* [WHAT THIS TASK INVOLVES]:
Every record below, from the first line to the last, is to be set down again exactly.

* [Stored data entries]:
-*-
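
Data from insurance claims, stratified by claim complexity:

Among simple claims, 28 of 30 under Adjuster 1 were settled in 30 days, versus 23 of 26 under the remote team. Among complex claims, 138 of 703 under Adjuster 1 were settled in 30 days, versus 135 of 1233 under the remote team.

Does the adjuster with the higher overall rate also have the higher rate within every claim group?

Yes

Simple: Adjuster 1 28/30 = 93.3%, the remote team 23/26 = 88.5% → Adjuster 1
Complex: Adjuster 1 138/703 = 19.6%, the remote team 135/1233 = 10.9% → Adjuster 1
Overall: Adjuster 1 166/733 = 22.6%, the remote team 158/1259 = 12.5% → Adjuster 1
Adjuster 1 wins overall and in every claim group — no reversal.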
-*-
* [RESPONSE BELOW]:
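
Data from insurance claims, stratified by claim complexity:

Among simple claims, 28 of 30 under Adjuster 1 were settled in 30 days, versus 23 of 26 under the remote team. Among complex claims, 138 of 703 under Adjuster 1 were settled in 30 days, versus 135 of 1233 under the remote team.

Does the adjuster with the higher overall rate also have the higher rate within every claim group?

Yes

Simple: Adjuster 1 28/30 = 93.3%, the remote team 23/26 = 88.5% → Adjuster 1
Complex: Adjuster 1 138/703 = 19.6%, the remote team 135/1233 = 10.9% → Adjuster 1
Overall: Adjuster 1 166/733 = 22.6%, the remote team 158/1259 = 12.5% → Adjuster 1
Adjuster 1 wins overall and in every claim group — no reversal.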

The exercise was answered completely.